──────── AVAILABLE RECORDS ────────

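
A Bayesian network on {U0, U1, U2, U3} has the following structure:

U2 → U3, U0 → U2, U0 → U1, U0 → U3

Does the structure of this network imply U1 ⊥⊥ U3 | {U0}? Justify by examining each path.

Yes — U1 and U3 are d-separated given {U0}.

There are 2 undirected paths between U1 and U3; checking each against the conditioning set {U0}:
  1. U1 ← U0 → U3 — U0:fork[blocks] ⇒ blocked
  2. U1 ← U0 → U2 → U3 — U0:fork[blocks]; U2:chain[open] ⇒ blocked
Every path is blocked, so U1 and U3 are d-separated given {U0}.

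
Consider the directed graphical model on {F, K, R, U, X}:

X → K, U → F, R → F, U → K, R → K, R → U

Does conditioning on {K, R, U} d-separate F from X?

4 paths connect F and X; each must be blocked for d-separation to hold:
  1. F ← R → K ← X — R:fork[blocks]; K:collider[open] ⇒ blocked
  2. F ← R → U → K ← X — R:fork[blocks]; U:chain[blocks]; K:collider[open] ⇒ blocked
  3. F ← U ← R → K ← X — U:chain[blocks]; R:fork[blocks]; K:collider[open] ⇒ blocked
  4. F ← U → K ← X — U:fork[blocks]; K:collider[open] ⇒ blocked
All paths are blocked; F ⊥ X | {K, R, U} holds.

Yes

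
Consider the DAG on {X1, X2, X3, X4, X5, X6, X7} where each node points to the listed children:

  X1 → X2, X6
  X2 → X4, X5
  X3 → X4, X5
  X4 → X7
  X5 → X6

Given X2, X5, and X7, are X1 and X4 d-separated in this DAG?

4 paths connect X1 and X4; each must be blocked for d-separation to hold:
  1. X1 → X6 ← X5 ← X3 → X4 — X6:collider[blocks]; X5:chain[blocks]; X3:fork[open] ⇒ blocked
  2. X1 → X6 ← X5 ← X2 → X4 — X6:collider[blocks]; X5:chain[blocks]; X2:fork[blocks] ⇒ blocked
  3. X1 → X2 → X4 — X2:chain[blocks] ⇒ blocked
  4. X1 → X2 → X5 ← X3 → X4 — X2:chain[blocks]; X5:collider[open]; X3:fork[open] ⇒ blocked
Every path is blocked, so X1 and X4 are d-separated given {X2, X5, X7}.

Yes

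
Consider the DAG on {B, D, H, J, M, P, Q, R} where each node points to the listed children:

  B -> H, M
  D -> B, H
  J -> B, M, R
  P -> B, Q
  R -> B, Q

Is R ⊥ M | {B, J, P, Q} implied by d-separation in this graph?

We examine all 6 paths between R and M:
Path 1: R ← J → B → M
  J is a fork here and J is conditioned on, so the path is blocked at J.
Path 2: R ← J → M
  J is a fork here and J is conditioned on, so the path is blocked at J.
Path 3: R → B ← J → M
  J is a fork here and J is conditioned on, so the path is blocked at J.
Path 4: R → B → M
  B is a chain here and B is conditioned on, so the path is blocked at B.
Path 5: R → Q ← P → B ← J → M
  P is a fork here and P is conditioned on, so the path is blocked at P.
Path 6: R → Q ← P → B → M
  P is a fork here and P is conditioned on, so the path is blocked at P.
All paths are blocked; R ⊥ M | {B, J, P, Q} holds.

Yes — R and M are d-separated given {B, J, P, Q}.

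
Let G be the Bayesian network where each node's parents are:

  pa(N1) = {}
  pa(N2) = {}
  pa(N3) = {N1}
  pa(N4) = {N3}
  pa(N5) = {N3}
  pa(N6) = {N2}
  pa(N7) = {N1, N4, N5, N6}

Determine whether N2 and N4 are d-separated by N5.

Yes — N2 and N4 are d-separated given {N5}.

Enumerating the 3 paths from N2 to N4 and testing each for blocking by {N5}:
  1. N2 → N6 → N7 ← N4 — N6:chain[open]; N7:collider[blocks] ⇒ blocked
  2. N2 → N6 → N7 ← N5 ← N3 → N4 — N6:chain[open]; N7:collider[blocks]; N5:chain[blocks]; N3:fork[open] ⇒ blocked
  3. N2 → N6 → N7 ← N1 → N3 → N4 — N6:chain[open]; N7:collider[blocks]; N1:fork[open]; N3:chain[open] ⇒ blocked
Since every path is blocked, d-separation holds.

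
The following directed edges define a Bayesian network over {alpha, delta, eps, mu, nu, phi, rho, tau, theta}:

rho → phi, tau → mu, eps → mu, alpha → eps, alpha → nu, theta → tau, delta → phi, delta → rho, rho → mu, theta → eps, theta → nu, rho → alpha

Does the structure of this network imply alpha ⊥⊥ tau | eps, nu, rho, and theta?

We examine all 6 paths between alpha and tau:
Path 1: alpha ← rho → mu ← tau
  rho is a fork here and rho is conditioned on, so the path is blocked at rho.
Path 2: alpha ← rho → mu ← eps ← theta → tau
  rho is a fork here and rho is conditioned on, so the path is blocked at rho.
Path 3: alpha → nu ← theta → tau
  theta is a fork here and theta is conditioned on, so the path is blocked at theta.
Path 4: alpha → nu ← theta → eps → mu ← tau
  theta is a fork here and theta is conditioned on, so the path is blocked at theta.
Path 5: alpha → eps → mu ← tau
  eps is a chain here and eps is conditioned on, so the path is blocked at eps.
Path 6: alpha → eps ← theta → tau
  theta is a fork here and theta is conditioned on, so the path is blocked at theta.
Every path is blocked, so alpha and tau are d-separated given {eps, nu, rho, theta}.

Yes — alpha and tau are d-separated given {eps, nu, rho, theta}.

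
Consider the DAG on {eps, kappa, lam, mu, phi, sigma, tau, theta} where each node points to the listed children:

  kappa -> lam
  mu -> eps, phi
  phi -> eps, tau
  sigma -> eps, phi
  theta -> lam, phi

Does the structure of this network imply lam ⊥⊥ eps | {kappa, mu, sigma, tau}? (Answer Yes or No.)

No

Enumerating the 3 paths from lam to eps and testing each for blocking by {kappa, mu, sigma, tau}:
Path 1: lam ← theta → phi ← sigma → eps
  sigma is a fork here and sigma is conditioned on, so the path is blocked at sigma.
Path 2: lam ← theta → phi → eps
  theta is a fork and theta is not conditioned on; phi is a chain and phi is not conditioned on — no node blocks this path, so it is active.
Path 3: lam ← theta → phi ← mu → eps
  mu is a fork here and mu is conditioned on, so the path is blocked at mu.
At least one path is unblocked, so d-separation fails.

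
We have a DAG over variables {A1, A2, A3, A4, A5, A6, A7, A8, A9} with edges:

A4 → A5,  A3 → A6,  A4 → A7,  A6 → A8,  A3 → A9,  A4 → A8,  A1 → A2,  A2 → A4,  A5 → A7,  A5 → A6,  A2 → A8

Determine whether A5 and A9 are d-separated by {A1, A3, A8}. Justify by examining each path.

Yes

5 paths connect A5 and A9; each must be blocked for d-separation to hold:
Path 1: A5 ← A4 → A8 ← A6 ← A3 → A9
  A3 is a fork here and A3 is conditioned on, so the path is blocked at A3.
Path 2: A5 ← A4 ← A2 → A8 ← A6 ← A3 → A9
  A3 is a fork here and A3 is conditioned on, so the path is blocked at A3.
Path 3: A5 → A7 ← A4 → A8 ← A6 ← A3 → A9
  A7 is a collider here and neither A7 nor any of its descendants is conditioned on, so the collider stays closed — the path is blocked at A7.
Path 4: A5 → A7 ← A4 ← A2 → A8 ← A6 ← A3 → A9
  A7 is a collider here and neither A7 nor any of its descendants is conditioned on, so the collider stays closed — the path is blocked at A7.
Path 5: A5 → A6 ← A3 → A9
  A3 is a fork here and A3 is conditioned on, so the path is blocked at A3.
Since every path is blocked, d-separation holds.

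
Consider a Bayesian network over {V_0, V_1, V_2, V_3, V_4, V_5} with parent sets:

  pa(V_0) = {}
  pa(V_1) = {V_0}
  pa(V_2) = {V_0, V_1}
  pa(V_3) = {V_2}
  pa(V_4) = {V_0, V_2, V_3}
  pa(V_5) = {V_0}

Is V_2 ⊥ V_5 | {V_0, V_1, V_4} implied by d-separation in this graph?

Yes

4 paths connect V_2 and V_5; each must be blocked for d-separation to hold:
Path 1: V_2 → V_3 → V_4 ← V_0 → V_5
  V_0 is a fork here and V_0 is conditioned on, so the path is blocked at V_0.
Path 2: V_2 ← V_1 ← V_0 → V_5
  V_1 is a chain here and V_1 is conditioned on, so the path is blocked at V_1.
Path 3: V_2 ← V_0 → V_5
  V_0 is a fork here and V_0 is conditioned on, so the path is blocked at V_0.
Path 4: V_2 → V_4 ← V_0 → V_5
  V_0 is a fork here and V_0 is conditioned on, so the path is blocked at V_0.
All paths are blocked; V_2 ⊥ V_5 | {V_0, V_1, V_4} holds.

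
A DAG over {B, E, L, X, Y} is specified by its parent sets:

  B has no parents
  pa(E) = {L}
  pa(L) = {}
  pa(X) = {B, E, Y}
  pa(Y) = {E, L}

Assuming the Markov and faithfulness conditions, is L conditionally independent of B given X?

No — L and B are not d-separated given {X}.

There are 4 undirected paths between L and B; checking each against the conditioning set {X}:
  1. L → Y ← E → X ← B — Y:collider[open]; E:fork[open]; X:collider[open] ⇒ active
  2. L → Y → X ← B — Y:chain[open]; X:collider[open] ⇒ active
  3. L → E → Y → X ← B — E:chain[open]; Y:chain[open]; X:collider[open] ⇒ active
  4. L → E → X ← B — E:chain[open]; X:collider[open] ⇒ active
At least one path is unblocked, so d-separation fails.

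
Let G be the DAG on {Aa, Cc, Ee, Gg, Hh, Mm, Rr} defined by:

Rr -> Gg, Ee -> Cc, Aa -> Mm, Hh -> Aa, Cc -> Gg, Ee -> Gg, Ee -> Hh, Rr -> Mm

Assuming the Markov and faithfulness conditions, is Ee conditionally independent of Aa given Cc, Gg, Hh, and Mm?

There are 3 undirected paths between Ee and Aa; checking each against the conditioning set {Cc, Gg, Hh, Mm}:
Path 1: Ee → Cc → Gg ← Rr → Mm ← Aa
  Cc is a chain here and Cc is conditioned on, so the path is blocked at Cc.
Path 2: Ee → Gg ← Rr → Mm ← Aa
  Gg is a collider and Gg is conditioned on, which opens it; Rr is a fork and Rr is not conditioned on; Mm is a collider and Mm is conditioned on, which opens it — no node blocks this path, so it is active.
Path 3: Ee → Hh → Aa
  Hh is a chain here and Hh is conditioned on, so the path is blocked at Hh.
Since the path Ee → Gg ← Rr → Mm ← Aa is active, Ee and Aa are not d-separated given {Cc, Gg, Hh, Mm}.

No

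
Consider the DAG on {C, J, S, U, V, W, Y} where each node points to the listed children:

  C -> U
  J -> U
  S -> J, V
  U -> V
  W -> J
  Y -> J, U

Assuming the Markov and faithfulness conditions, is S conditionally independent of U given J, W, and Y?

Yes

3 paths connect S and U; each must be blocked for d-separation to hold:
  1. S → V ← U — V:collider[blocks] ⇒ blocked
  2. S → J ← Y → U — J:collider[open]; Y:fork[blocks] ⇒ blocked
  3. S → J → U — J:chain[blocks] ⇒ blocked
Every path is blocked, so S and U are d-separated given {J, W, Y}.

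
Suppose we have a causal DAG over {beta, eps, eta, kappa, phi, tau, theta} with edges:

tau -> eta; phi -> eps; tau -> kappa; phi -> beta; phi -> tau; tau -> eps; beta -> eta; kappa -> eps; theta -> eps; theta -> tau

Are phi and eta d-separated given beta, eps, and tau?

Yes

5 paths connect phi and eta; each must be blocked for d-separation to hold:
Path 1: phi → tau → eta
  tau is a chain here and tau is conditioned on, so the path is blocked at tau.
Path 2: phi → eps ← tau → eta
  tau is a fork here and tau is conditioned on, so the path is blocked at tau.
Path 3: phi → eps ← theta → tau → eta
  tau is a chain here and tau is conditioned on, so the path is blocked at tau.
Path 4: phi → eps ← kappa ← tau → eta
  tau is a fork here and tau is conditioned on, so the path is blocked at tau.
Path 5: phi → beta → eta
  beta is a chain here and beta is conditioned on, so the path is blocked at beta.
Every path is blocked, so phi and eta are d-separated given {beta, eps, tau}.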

────────
──────── AVAILABLE RECORDS ────────

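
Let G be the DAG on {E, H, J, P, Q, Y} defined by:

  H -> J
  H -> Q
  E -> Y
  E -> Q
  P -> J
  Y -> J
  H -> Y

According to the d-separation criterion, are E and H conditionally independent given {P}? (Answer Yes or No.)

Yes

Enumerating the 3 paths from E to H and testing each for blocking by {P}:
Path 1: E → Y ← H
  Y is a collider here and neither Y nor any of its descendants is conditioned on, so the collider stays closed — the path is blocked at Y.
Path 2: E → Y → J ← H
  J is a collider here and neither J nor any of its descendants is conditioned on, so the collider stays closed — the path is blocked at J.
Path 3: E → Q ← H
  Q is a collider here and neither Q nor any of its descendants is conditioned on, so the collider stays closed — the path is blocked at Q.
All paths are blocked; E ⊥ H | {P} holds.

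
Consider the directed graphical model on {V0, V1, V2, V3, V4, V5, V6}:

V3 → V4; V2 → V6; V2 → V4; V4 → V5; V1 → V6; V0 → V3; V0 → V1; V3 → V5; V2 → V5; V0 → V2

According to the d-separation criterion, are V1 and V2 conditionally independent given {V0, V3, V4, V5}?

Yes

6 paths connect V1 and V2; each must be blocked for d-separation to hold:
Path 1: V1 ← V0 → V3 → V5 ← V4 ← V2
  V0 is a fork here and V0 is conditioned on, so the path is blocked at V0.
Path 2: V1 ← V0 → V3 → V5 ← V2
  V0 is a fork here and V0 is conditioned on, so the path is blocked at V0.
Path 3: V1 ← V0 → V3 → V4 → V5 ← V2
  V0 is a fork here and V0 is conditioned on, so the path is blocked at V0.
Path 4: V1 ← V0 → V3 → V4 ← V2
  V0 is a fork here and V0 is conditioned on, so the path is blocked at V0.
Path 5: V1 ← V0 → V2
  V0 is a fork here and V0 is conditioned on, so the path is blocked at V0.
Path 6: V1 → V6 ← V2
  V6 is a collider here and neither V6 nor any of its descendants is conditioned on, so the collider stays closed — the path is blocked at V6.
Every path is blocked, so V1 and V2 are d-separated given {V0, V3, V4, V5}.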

────────
──────── AVAILABLE RECORDS ────────

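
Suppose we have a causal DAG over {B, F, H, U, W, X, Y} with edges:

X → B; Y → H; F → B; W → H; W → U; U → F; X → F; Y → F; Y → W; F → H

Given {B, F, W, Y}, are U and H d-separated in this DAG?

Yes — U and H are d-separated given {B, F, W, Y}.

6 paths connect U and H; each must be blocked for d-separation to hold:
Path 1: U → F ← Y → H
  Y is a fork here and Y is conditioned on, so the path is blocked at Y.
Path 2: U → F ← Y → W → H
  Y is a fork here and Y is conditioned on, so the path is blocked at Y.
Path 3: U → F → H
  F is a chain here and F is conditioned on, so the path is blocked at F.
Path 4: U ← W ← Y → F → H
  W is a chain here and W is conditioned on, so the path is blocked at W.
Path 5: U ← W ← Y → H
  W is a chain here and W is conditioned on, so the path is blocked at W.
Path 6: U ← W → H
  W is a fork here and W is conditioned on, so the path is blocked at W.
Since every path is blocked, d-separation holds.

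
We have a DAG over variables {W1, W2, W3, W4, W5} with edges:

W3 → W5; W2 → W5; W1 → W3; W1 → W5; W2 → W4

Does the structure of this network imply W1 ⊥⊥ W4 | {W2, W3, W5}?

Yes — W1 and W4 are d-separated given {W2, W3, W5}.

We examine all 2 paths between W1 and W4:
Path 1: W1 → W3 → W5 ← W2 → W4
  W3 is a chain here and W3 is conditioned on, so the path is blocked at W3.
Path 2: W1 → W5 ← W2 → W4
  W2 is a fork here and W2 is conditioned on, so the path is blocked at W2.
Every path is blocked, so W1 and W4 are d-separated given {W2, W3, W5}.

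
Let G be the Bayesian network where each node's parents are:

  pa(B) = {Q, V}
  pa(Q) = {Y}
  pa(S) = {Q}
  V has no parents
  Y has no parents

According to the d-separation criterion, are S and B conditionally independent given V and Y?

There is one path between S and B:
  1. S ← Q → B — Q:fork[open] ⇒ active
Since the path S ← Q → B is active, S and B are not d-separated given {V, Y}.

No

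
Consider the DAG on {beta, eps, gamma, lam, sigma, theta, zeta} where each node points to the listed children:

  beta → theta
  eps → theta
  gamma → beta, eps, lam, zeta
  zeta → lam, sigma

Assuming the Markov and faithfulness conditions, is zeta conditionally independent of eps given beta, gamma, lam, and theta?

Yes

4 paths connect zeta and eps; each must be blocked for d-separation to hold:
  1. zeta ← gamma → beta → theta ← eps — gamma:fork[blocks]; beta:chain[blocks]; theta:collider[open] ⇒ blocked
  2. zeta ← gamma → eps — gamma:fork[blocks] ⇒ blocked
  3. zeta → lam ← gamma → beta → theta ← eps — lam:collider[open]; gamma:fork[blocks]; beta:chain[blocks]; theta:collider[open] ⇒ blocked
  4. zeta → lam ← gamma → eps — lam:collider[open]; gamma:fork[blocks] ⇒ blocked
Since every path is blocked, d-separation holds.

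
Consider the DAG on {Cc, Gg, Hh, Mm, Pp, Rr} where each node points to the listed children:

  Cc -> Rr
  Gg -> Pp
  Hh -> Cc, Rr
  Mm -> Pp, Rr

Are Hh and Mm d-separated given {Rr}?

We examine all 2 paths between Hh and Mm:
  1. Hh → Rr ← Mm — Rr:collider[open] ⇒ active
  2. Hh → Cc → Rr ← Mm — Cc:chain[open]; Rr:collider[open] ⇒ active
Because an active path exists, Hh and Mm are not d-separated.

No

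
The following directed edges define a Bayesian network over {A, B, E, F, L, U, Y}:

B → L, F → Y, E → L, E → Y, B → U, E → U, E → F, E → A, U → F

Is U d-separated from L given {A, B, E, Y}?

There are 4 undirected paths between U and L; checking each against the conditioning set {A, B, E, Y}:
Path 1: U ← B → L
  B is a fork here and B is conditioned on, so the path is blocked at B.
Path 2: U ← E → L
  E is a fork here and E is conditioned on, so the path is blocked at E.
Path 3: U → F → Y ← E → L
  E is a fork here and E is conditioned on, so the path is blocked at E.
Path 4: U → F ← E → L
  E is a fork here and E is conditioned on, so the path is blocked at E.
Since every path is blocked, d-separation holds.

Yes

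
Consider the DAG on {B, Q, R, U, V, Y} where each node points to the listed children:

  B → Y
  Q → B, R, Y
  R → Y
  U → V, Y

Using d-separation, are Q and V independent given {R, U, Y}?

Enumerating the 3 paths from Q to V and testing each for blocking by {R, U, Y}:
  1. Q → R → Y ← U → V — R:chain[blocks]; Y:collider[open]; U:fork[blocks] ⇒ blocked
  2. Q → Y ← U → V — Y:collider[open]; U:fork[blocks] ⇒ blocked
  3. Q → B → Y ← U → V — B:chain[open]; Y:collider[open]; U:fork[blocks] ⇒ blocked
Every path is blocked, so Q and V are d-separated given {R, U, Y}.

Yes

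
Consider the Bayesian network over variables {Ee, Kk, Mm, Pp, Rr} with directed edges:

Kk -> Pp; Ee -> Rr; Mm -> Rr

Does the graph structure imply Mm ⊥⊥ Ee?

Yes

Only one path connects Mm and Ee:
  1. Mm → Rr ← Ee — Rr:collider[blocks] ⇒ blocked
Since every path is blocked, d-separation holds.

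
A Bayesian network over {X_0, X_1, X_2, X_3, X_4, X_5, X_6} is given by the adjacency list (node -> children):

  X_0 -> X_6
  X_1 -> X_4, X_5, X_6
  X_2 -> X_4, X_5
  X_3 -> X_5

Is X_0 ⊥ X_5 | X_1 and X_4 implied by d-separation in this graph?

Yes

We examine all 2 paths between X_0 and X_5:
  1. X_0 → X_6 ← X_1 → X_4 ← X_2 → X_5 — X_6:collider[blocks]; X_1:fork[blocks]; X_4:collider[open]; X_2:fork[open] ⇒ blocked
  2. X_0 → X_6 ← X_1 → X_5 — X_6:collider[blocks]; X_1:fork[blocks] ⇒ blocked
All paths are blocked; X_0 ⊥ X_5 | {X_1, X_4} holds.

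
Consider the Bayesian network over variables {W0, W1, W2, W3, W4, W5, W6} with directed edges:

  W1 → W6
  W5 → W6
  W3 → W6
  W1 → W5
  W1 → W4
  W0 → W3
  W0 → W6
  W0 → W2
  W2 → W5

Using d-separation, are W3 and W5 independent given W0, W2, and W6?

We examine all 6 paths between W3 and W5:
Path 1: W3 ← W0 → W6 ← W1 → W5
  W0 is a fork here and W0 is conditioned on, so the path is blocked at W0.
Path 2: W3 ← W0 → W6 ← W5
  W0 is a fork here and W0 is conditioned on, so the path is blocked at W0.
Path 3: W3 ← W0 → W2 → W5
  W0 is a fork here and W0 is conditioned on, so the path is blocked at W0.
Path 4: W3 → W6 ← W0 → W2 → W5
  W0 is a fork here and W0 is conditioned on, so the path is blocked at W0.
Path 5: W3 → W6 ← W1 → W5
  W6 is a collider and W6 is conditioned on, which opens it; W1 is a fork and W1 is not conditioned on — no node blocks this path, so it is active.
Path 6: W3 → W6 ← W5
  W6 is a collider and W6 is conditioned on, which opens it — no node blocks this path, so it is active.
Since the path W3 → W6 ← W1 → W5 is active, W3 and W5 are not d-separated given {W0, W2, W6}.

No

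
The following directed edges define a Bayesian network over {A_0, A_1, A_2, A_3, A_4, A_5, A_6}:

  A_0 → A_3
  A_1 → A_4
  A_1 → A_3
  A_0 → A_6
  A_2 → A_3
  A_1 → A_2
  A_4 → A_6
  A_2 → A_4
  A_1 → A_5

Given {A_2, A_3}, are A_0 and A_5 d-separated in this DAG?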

────────

TASK TO CARRY OUT: In the material above, how many lines hold the string "parents"? Give the number and nothing else.

EXPECTED OUTPUT: 5